• [Exercise prompt]: Repeat exactly, and only, the lines from the line containing "A white-tailed deer herd in a managed forest numbers" through the last line of the records below, including both.

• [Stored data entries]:
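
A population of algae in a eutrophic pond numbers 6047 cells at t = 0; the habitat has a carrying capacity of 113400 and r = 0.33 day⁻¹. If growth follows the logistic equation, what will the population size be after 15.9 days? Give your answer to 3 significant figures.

104000 cells

A = (K − N₀)/N₀ = (113400 − 6047)/6047 = 17.753.
N(t) = K/(1 + A·e^(−rt)) = 113400/(1 + 17.753×e^(−0.33×15.9)).
e^(−5.247) = 0.0052633; denominator = 1 + 17.753×0.0052633 = 1.0934.
N = 113400/1.0934 = 103709.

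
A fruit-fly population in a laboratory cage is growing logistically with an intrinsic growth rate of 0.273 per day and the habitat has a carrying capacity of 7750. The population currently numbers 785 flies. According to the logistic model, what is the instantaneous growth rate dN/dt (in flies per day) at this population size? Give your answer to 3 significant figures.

dN/dt = rN(1 − N/K) = 0.273 × 785 × (1 − 785/7750).
1 − 785/7750 = 0.89871; dN/dt = 0.273 × 785 × 0.89871 = 192.6.

193 flies per day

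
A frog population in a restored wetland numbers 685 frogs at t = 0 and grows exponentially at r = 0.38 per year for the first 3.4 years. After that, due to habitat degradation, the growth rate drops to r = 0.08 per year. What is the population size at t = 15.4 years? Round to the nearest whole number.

6512 frogs

Phase 1: N(3.4) = 685·e^(0.38×3.4) = 685·e^1.292 = 2493.44.
Phase 2 runs for 15.4 − 3.4 = 12 years at r = 0.08.
N(15.4) = 2493.44·e^(0.08×12) = 2493.44·e^0.96 = 6512.11.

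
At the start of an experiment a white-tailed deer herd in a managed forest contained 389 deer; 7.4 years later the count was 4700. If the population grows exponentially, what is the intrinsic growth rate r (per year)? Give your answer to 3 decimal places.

0.337 per year

From N(t) = N₀·e^(rt): e^(r·7.4) = 4700/389 = 12.082.
r·7.4 = ln(12.082) = 2.4917, so r = 2.4917/7.4 = 0.33672.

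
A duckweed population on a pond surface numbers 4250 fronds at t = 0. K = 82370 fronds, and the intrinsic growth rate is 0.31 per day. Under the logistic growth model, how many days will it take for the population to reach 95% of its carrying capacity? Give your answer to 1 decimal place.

18.9 days

A = (K − N₀)/N₀ = (82370 − 4250)/4250 = 18.381.
Solve 82370/(1 + 18.381·e^(−0.31t)) = 78251.5: 1 + 18.381·e^(−0.31t) = 1.0526, so e^(−0.31t) = 0.00286334.
−0.31·t = ln(0.00286334) = -5.8558, so t = 5.8558/0.31 = 18.89.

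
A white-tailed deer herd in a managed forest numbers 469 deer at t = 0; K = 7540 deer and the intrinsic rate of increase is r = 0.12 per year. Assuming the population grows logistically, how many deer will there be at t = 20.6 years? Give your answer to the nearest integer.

A = (K − N₀)/N₀ = (7540 − 469)/469 = 15.077.
N(t) = K/(1 + A·e^(−rt)) = 7540/(1 + 15.077×e^(−0.12×20.6)).
e^(−2.472) = 0.084416; denominator = 1 + 15.077×0.084416 = 2.2727.
N = 7540/2.2727 = 3317.61.

3318 deer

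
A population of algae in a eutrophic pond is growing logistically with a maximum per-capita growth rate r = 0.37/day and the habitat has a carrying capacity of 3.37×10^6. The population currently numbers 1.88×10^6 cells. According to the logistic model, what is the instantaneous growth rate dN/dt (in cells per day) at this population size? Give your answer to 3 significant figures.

308000 cells per day

dN/dt = rN(1 − N/K) = 0.37 × 1.88×10^6 × (1 − 1.88×10^6/3.37×10^6).
1 − 1.88×10^6/3.37×10^6 = 0.44214; dN/dt = 0.37 × 1.88×10^6 × 0.44214 = 3.0755×10^5.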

• [Completed exercise]:
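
A white-tailed deer herd in a managed forest numbers 469 deer at t = 0; K = 7540 deer and the intrinsic rate of increase is r = 0.12 per year. Assuming the population grows logistically, how many deer will there be at t = 20.6 years? Give your answer to the nearest integer.

A = (K − N₀)/N₀ = (7540 − 469)/469 = 15.077.
N(t) = K/(1 + A·e^(−rt)) = 7540/(1 + 15.077×e^(−0.12×20.6)).
e^(−2.472) = 0.084416; denominator = 1 + 15.077×0.084416 = 2.2727.
N = 7540/2.2727 = 3317.61.

3318 deer

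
A population of algae in a eutrophic pond is growing logistically with a maximum per-capita growth rate r = 0.37/day and the habitat has a carrying capacity of 3.37×10^6. The population currently numbers 1.88×10^6 cells. According to the logistic model, what is the instantaneous growth rate dN/dt (in cells per day) at this population size? Give your answer to 3 significant figures.

308000 cells per day

dN/dt = rN(1 − N/K) = 0.37 × 1.88×10^6 × (1 − 1.88×10^6/3.37×10^6).
1 − 1.88×10^6/3.37×10^6 = 0.44214; dN/dt = 0.37 × 1.88×10^6 × 0.44214 = 3.0755×10^5.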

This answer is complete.